── Material shown

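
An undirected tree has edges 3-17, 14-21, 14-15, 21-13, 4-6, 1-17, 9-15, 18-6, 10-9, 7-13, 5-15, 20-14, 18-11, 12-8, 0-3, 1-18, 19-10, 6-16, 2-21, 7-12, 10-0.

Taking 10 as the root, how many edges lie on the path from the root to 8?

Path from 10 to 8: 10–9–15–14–21–13–7–12–8, which has 8 edges.

8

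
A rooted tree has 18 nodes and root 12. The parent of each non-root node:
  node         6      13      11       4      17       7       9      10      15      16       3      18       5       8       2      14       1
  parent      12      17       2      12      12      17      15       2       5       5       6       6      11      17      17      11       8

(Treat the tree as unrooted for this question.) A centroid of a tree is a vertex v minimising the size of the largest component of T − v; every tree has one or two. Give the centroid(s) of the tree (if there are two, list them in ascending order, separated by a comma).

Removing 17 splits the tree into components of sizes 8, 5, 2, 1, 1; the largest is 8 ≤ ⌊18/2⌋ = 9.
Every other node leaves some component of size > 9, so the centroid is unique.

17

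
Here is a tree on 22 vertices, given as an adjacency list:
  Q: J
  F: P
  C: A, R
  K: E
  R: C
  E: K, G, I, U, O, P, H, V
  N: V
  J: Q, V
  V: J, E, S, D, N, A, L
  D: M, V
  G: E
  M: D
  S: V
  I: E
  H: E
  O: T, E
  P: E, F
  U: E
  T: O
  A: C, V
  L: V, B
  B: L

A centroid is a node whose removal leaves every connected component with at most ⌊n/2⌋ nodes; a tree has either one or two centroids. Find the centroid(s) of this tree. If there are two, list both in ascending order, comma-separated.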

────

Your goal |
Could you give the records above again, exactly and in full?

Answer to the problem |
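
An undirected tree has edges 3-17, 14-21, 14-15, 21-13, 4-6, 1-17, 9-15, 18-6, 10-9, 7-13, 5-15, 20-14, 18-11, 12-8, 0-3, 1-18, 19-10, 6-16, 2-21, 7-12, 10-0.

Taking 10 as the root, how many edges lie on the path from the root to 8?

Path from 10 to 8: 10–9–15–14–21–13–7–12–8, which has 8 edges.

8

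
A rooted tree has 18 nodes and root 12. The parent of each non-root node:
  node         6      13      11       4      17       7       9      10      15      16       3      18       5       8       2      14       1
  parent      12      17       2      12      12      17      15       2       5       5       6       6      11      17      17      11       8

(Treat the tree as unrooted for this question.) A centroid of a tree is a vertex v minimising the size of the largest component of T − v; every tree has one or two. Give the centroid(s) of the tree (if there are two, list them in ascending order, separated by a comma).

Removing 17 splits the tree into components of sizes 8, 5, 2, 1, 1; the largest is 8 ≤ ⌊18/2⌋ = 9.
Every other node leaves some component of size > 9, so the centroid is unique.

17

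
Here is a tree on 22 vertices, given as an adjacency list:
  Q: J
  F: P
  C: A, R
  K: E
  R: C
  E: K, G, I, U, O, P, H, V
  N: V
  J: Q, V
  V: J, E, S, D, N, A, L
  D: M, V
  G: E
  M: D
  S: V
  I: E
  H: E
  O: T, E
  P: E, F
  U: E
  T: O
  A: C, V
  L: V, B
  B: L

A centroid is a node whose removal leaves every connected component with at most ⌊n/2⌋ nodes; a tree has either one or two centroids. Find the centroid(s) of this tree. If there are two, list both in ascending order, comma-separated.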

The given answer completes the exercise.